## WORK TASK
Filter the entries below, keeping only lines with the word "footprint".

## EXTRACTED ENTRIES

== Segment start ==

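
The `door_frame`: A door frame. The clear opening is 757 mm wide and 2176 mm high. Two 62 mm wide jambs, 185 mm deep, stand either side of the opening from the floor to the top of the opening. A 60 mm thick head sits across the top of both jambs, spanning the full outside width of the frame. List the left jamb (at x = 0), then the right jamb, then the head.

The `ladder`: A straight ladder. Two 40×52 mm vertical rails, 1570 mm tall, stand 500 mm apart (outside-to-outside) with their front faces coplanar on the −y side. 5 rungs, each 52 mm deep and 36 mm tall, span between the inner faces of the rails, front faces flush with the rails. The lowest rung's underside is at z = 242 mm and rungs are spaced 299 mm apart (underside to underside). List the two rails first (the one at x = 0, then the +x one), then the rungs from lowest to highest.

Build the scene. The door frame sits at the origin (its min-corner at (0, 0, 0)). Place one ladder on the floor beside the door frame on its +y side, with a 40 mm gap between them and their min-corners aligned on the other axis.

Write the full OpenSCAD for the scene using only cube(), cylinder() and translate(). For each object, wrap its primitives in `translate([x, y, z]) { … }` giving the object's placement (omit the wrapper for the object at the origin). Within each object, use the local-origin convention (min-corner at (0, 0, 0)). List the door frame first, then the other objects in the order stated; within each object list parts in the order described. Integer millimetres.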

== Segment end ==
== Segment start ==

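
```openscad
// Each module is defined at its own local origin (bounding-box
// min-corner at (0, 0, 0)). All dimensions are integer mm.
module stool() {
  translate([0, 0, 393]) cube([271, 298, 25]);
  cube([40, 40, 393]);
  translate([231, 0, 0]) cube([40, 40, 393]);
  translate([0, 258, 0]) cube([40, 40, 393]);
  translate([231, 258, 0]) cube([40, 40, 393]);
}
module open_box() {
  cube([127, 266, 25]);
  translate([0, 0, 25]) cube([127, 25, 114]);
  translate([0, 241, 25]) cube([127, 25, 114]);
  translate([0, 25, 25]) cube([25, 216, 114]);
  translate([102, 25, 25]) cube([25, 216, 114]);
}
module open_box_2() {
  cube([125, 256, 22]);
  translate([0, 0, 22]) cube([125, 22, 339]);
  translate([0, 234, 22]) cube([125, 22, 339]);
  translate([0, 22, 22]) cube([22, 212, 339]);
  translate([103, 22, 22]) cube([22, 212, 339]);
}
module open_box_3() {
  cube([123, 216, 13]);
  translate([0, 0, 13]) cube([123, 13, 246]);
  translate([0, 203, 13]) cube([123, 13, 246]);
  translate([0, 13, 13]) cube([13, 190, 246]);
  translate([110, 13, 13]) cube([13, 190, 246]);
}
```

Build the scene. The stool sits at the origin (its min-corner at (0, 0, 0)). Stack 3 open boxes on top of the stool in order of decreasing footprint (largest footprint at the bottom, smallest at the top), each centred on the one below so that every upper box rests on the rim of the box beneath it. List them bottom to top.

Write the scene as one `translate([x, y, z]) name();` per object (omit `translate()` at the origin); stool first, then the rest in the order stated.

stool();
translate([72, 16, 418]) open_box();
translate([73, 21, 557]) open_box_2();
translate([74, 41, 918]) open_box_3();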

== Segment end ==
== Segment start ==

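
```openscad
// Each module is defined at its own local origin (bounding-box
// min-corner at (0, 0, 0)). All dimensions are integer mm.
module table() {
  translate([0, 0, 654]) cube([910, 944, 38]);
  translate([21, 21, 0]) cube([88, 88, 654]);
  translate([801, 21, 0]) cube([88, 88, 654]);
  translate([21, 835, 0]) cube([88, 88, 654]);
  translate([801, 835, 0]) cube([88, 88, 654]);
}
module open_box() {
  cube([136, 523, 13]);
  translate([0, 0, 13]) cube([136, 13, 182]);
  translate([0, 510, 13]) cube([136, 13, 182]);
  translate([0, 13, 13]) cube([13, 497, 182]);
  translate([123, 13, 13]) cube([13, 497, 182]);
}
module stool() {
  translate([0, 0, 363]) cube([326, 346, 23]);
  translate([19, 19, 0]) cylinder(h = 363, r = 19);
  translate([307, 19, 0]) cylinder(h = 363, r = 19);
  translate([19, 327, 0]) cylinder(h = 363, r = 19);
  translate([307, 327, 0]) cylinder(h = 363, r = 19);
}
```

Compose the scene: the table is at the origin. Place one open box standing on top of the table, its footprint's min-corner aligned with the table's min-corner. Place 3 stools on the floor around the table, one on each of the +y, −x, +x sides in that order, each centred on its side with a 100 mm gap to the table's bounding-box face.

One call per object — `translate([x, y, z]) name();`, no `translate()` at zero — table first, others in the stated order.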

== Segment end ==

## ANSWER AREA
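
Build the scene. The stool sits at the origin (its min-corner at (0, 0, 0)). Stack 3 open boxes on top of the stool in order of decreasing footprint (largest footprint at the bottom, smallest at the top), each centred on the one below so that every upper box rests on the rim of the box beneath it. List them bottom to top.
Compose the scene: the table is at the origin. Place one open box standing on top of the table, its footprint's min-corner aligned with the table's min-corner. Place 3 stools on the floor around the table, one on each of the +y, −x, +x sides in that order, each centred on its side with a 100 mm gap to the table's bounding-box face.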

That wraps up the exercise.